The data should be restated word for word, in full.

-------- DATA RECORDS --------

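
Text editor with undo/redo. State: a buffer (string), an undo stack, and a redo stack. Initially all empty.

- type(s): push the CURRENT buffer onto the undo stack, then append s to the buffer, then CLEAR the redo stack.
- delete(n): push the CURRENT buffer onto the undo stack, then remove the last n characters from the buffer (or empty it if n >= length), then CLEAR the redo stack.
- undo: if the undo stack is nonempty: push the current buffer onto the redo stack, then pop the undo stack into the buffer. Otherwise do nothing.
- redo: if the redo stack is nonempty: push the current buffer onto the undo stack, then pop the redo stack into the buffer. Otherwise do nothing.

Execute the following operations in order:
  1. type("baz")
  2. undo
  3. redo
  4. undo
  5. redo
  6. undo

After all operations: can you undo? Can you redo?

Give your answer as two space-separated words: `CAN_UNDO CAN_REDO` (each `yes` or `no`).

After op 1 (type): buf='baz' undo_depth=1 redo_depth=0
After op 2 (undo): buf='(empty)' undo_depth=0 redo_depth=1
After op 3 (redo): buf='baz' undo_depth=1 redo_depth=0
After op 4 (undo): buf='(empty)' undo_depth=0 redo_depth=1
After op 5 (redo): buf='baz' undo_depth=1 redo_depth=0
After op 6 (undo): buf='(empty)' undo_depth=0 redo_depth=1

Answer: no yes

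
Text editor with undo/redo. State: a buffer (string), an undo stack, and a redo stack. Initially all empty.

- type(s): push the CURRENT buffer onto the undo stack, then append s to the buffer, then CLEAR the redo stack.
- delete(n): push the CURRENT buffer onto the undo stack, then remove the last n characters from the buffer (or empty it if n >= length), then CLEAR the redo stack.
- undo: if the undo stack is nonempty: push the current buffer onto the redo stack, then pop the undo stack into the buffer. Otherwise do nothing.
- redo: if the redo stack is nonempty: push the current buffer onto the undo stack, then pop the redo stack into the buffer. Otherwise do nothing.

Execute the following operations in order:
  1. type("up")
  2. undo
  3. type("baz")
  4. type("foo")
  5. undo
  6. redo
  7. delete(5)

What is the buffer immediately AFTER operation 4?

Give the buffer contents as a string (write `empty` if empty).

Answer: bazfoo

Derivation:
After op 1 (type): buf='up' undo_depth=1 redo_depth=0
After op 2 (undo): buf='(empty)' undo_depth=0 redo_depth=1
After op 3 (type): buf='baz' undo_depth=1 redo_depth=0
After op 4 (type): buf='bazfoo' undo_depth=2 redo_depth=0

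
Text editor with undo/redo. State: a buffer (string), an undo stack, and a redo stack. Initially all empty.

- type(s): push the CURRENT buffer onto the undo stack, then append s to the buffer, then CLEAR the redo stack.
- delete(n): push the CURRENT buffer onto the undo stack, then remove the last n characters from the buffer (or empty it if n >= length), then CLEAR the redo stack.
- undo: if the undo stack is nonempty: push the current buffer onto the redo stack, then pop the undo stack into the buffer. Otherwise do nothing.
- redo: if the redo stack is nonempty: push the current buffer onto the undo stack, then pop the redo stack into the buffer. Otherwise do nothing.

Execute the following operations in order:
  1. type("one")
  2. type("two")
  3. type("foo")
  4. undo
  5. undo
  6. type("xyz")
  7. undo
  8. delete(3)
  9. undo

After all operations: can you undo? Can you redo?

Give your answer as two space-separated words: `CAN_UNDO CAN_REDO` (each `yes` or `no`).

Answer: yes yes

Derivation:
After op 1 (type): buf='one' undo_depth=1 redo_depth=0
After op 2 (type): buf='onetwo' undo_depth=2 redo_depth=0
After op 3 (type): buf='onetwofoo' undo_depth=3 redo_depth=0
After op 4 (undo): buf='onetwo' undo_depth=2 redo_depth=1
After op 5 (undo): buf='one' undo_depth=1 redo_depth=2
After op 6 (type): buf='onexyz' undo_depth=2 redo_depth=0
After op 7 (undo): buf='one' undo_depth=1 redo_depth=1
After op 8 (delete): buf='(empty)' undo_depth=2 redo_depth=0
After op 9 (undo): buf='one' undo_depth=1 redo_depth=1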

--------

▶ YOUR RESPONSE
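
Text editor with undo/redo. State: a buffer (string), an undo stack, and a redo stack. Initially all empty.

- type(s): push the CURRENT buffer onto the undo stack, then append s to the buffer, then CLEAR the redo stack.
- delete(n): push the CURRENT buffer onto the undo stack, then remove the last n characters from the buffer (or empty it if n >= length), then CLEAR the redo stack.
- undo: if the undo stack is nonempty: push the current buffer onto the redo stack, then pop the undo stack into the buffer. Otherwise do nothing.
- redo: if the redo stack is nonempty: push the current buffer onto the undo stack, then pop the redo stack into the buffer. Otherwise do nothing.

Execute the following operations in order:
  1. type("baz")
  2. undo
  3. redo
  4. undo
  5. redo
  6. undo

After all operations: can you undo? Can you redo?

Give your answer as two space-separated words: `CAN_UNDO CAN_REDO` (each `yes` or `no`).

After op 1 (type): buf='baz' undo_depth=1 redo_depth=0
After op 2 (undo): buf='(empty)' undo_depth=0 redo_depth=1
After op 3 (redo): buf='baz' undo_depth=1 redo_depth=0
After op 4 (undo): buf='(empty)' undo_depth=0 redo_depth=1
After op 5 (redo): buf='baz' undo_depth=1 redo_depth=0
After op 6 (undo): buf='(empty)' undo_depth=0 redo_depth=1

Answer: no yes

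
Text editor with undo/redo. State: a buffer (string), an undo stack, and a redo stack. Initially all empty.

- type(s): push the CURRENT buffer onto the undo stack, then append s to the buffer, then CLEAR the redo stack.
- delete(n): push the CURRENT buffer onto the undo stack, then remove the last n characters from the buffer (or empty it if n >= length), then CLEAR the redo stack.
- undo: if the undo stack is nonempty: push the current buffer onto the redo stack, then pop the undo stack into the buffer. Otherwise do nothing.
- redo: if the redo stack is nonempty: push the current buffer onto the undo stack, then pop the redo stack into the buffer. Otherwise do nothing.

Execute the following operations in order:
  1. type("up")
  2. undo
  3. type("baz")
  4. type("foo")
  5. undo
  6. redo
  7. delete(5)

What is the buffer immediately AFTER operation 4?

Give the buffer contents as a string (write `empty` if empty).

Answer: bazfoo

Derivation:
After op 1 (type): buf='up' undo_depth=1 redo_depth=0
After op 2 (undo): buf='(empty)' undo_depth=0 redo_depth=1
After op 3 (type): buf='baz' undo_depth=1 redo_depth=0
After op 4 (type): buf='bazfoo' undo_depth=2 redo_depth=0

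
Text editor with undo/redo. State: a buffer (string), an undo stack, and a redo stack. Initially all empty.

- type(s): push the CURRENT buffer onto the undo stack, then append s to the buffer, then CLEAR the redo stack.
- delete(n): push the CURRENT buffer onto the undo stack, then remove the last n characters from the buffer (or empty it if n >= length), then CLEAR the redo stack.
- undo: if the undo stack is nonempty: push the current buffer onto the redo stack, then pop the undo stack into the buffer. Otherwise do nothing.
- redo: if the redo stack is nonempty: push the current buffer onto the undo stack, then pop the redo stack into the buffer. Otherwise do nothing.

Execute the following operations in order:
  1. type("one")
  2. type("two")
  3. type("foo")
  4. undo
  5. undo
  6. type("xyz")
  7. undo
  8. delete(3)
  9. undo

After all operations: can you undo? Can you redo?

Give your answer as two space-separated words: `CAN_UNDO CAN_REDO` (each `yes` or `no`).

Answer: yes yes

Derivation:
After op 1 (type): buf='one' undo_depth=1 redo_depth=0
After op 2 (type): buf='onetwo' undo_depth=2 redo_depth=0
After op 3 (type): buf='onetwofoo' undo_depth=3 redo_depth=0
After op 4 (undo): buf='onetwo' undo_depth=2 redo_depth=1
After op 5 (undo): buf='one' undo_depth=1 redo_depth=2
After op 6 (type): buf='onexyz' undo_depth=2 redo_depth=0
After op 7 (undo): buf='one' undo_depth=1 redo_depth=1
After op 8 (delete): buf='(empty)' undo_depth=2 redo_depth=0
After op 9 (undo): buf='one' undo_depth=1 redo_depth=1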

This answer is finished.